Stored data
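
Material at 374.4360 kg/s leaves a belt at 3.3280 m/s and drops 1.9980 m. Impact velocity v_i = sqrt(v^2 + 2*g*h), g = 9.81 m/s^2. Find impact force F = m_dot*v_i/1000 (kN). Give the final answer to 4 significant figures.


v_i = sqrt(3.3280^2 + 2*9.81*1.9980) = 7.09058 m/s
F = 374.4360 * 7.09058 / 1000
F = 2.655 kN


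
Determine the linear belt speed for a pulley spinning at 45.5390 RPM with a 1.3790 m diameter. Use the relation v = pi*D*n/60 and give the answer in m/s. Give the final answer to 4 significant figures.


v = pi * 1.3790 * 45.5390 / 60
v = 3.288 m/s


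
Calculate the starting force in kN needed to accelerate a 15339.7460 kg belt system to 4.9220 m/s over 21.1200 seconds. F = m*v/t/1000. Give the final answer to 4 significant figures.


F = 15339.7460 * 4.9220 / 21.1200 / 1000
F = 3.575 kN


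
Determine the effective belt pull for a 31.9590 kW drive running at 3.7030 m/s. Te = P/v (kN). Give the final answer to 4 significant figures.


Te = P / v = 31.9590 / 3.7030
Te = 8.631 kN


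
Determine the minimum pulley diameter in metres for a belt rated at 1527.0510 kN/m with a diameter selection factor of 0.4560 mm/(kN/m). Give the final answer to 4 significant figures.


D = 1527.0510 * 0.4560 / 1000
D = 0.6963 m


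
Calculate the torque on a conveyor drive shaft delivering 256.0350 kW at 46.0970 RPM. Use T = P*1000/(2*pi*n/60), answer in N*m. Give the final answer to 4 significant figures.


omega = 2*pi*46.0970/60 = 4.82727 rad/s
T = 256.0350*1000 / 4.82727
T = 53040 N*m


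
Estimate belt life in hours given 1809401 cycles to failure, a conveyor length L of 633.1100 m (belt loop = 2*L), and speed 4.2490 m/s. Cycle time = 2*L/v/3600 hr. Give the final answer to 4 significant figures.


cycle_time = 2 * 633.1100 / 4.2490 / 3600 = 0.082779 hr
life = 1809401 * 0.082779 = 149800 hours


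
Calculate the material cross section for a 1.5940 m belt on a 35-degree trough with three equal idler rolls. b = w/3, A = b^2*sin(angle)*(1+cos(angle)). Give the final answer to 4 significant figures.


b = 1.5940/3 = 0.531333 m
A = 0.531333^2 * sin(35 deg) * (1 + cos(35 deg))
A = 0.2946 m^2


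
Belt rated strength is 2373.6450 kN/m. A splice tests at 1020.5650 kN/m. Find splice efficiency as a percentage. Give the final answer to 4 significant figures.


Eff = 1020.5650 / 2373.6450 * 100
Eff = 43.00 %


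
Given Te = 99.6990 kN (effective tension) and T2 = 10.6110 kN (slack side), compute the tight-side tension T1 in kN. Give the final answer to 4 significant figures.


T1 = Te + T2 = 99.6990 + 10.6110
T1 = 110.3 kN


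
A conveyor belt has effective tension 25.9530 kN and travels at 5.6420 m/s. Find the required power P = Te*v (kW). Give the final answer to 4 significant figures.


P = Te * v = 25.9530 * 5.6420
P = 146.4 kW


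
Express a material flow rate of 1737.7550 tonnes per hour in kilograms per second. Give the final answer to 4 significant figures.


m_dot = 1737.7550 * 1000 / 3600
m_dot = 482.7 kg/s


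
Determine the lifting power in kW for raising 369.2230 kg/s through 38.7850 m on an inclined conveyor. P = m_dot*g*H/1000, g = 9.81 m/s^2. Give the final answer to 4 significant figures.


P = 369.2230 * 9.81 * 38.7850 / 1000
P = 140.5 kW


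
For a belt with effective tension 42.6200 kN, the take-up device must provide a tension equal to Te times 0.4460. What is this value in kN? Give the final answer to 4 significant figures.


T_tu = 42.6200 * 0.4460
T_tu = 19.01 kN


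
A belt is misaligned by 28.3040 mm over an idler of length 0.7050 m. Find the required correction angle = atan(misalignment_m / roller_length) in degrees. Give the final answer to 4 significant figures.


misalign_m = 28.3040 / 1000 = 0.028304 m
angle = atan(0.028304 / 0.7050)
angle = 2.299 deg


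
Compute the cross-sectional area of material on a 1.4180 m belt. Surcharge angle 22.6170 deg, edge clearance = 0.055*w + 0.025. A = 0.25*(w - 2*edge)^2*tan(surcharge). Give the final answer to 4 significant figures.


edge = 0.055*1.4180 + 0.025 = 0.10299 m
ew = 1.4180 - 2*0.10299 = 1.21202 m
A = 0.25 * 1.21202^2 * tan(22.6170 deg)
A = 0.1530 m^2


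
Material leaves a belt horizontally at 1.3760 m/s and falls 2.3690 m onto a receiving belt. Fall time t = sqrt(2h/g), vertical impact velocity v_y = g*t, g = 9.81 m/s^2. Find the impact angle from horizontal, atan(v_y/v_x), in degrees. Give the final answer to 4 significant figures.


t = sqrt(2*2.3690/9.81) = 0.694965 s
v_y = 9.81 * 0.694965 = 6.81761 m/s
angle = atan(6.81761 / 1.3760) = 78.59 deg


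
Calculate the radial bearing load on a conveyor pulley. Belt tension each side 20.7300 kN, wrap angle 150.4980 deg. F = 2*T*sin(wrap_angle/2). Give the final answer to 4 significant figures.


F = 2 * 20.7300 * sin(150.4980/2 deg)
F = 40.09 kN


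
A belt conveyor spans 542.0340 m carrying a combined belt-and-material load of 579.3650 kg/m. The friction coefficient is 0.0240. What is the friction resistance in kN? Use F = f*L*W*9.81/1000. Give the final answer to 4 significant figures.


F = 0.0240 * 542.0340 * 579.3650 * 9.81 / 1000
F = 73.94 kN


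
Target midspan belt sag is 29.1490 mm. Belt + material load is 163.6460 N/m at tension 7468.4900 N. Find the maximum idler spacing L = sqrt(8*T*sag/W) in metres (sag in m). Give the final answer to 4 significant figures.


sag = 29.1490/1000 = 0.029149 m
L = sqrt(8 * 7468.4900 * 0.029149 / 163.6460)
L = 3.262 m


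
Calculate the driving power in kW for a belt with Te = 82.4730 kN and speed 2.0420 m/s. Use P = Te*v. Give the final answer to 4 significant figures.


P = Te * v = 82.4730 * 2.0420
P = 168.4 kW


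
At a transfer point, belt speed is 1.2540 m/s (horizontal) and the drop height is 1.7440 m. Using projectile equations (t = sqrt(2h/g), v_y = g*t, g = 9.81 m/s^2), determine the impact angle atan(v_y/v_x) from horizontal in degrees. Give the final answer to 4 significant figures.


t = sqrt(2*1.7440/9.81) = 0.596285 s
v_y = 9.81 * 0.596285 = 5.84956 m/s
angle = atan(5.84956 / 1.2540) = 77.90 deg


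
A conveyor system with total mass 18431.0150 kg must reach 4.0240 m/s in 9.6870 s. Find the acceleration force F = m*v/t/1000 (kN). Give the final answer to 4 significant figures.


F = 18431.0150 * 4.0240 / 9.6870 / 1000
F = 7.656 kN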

## ABOUT THIS EXERCISE
Give all of the entries again, exactly.

## ANSWER TO THE EXERCISE
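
Material at 374.4360 kg/s leaves a belt at 3.3280 m/s and drops 1.9980 m. Impact velocity v_i = sqrt(v^2 + 2*g*h), g = 9.81 m/s^2. Find impact force F = m_dot*v_i/1000 (kN). Give the final answer to 4 significant figures.


v_i = sqrt(3.3280^2 + 2*9.81*1.9980) = 7.09058 m/s
F = 374.4360 * 7.09058 / 1000
F = 2.655 kN


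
Determine the linear belt speed for a pulley spinning at 45.5390 RPM with a 1.3790 m diameter. Use the relation v = pi*D*n/60 and give the answer in m/s. Give the final answer to 4 significant figures.


v = pi * 1.3790 * 45.5390 / 60
v = 3.288 m/s


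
Calculate the starting force in kN needed to accelerate a 15339.7460 kg belt system to 4.9220 m/s over 21.1200 seconds. F = m*v/t/1000. Give the final answer to 4 significant figures.


F = 15339.7460 * 4.9220 / 21.1200 / 1000
F = 3.575 kN


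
Determine the effective belt pull for a 31.9590 kW drive running at 3.7030 m/s. Te = P/v (kN). Give the final answer to 4 significant figures.


Te = P / v = 31.9590 / 3.7030
Te = 8.631 kN


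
Determine the minimum pulley diameter in metres for a belt rated at 1527.0510 kN/m with a diameter selection factor of 0.4560 mm/(kN/m). Give the final answer to 4 significant figures.


D = 1527.0510 * 0.4560 / 1000
D = 0.6963 m


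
Calculate the torque on a conveyor drive shaft delivering 256.0350 kW at 46.0970 RPM. Use T = P*1000/(2*pi*n/60), answer in N*m. Give the final answer to 4 significant figures.


omega = 2*pi*46.0970/60 = 4.82727 rad/s
T = 256.0350*1000 / 4.82727
T = 53040 N*m


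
Estimate belt life in hours given 1809401 cycles to failure, a conveyor length L of 633.1100 m (belt loop = 2*L), and speed 4.2490 m/s. Cycle time = 2*L/v/3600 hr. Give the final answer to 4 significant figures.


cycle_time = 2 * 633.1100 / 4.2490 / 3600 = 0.082779 hr
life = 1809401 * 0.082779 = 149800 hours


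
Calculate the material cross section for a 1.5940 m belt on a 35-degree trough with three equal idler rolls. b = w/3, A = b^2*sin(angle)*(1+cos(angle)). Give the final answer to 4 significant figures.


b = 1.5940/3 = 0.531333 m
A = 0.531333^2 * sin(35 deg) * (1 + cos(35 deg))
A = 0.2946 m^2


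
Belt rated strength is 2373.6450 kN/m. A splice tests at 1020.5650 kN/m. Find splice efficiency as a percentage. Give the final answer to 4 significant figures.


Eff = 1020.5650 / 2373.6450 * 100
Eff = 43.00 %


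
Given Te = 99.6990 kN (effective tension) and T2 = 10.6110 kN (slack side), compute the tight-side tension T1 in kN. Give the final answer to 4 significant figures.


T1 = Te + T2 = 99.6990 + 10.6110
T1 = 110.3 kN


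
A conveyor belt has effective tension 25.9530 kN and travels at 5.6420 m/s. Find the required power P = Te*v (kW). Give the final answer to 4 significant figures.


P = Te * v = 25.9530 * 5.6420
P = 146.4 kW


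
Express a material flow rate of 1737.7550 tonnes per hour in kilograms per second. Give the final answer to 4 significant figures.


m_dot = 1737.7550 * 1000 / 3600
m_dot = 482.7 kg/s


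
Determine the lifting power in kW for raising 369.2230 kg/s through 38.7850 m on an inclined conveyor. P = m_dot*g*H/1000, g = 9.81 m/s^2. Give the final answer to 4 significant figures.


P = 369.2230 * 9.81 * 38.7850 / 1000
P = 140.5 kW


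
For a belt with effective tension 42.6200 kN, the take-up device must provide a tension equal to Te times 0.4460. What is this value in kN? Give the final answer to 4 significant figures.


T_tu = 42.6200 * 0.4460
T_tu = 19.01 kN


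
A belt is misaligned by 28.3040 mm over an idler of length 0.7050 m. Find the required correction angle = atan(misalignment_m / roller_length) in degrees. Give the final answer to 4 significant figures.


misalign_m = 28.3040 / 1000 = 0.028304 m
angle = atan(0.028304 / 0.7050)
angle = 2.299 deg


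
Compute the cross-sectional area of material on a 1.4180 m belt. Surcharge angle 22.6170 deg, edge clearance = 0.055*w + 0.025. A = 0.25*(w - 2*edge)^2*tan(surcharge). Give the final answer to 4 significant figures.


edge = 0.055*1.4180 + 0.025 = 0.10299 m
ew = 1.4180 - 2*0.10299 = 1.21202 m
A = 0.25 * 1.21202^2 * tan(22.6170 deg)
A = 0.1530 m^2


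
Material leaves a belt horizontally at 1.3760 m/s and falls 2.3690 m onto a receiving belt. Fall time t = sqrt(2h/g), vertical impact velocity v_y = g*t, g = 9.81 m/s^2. Find the impact angle from horizontal, atan(v_y/v_x), in degrees. Give the final answer to 4 significant figures.


t = sqrt(2*2.3690/9.81) = 0.694965 s
v_y = 9.81 * 0.694965 = 6.81761 m/s
angle = atan(6.81761 / 1.3760) = 78.59 deg


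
Calculate the radial bearing load on a conveyor pulley. Belt tension each side 20.7300 kN, wrap angle 150.4980 deg. F = 2*T*sin(wrap_angle/2). Give the final answer to 4 significant figures.


F = 2 * 20.7300 * sin(150.4980/2 deg)
F = 40.09 kN


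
A belt conveyor spans 542.0340 m carrying a combined belt-and-material load of 579.3650 kg/m. The friction coefficient is 0.0240. What is the friction resistance in kN? Use F = f*L*W*9.81/1000. Give the final answer to 4 significant figures.


F = 0.0240 * 542.0340 * 579.3650 * 9.81 / 1000
F = 73.94 kN


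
Target midspan belt sag is 29.1490 mm. Belt + material load is 163.6460 N/m at tension 7468.4900 N. Find the maximum idler spacing L = sqrt(8*T*sag/W) in metres (sag in m). Give the final answer to 4 significant figures.


sag = 29.1490/1000 = 0.029149 m
L = sqrt(8 * 7468.4900 * 0.029149 / 163.6460)
L = 3.262 m


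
Calculate the driving power in kW for a belt with Te = 82.4730 kN and speed 2.0420 m/s. Use P = Te*v. Give the final answer to 4 significant figures.


P = Te * v = 82.4730 * 2.0420
P = 168.4 kW


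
At a transfer point, belt speed is 1.2540 m/s (horizontal) and the drop height is 1.7440 m. Using projectile equations (t = sqrt(2h/g), v_y = g*t, g = 9.81 m/s^2), determine the impact angle atan(v_y/v_x) from horizontal in degrees. Give the final answer to 4 significant figures.


t = sqrt(2*1.7440/9.81) = 0.596285 s
v_y = 9.81 * 0.596285 = 5.84956 m/s
angle = atan(5.84956 / 1.2540) = 77.90 deg


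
A conveyor system with total mass 18431.0150 kg must reach 4.0240 m/s in 9.6870 s. Find the acceleration force F = m*v/t/1000 (kN). Give the final answer to 4 significant figures.


F = 18431.0150 * 4.0240 / 9.6870 / 1000
F = 7.656 kN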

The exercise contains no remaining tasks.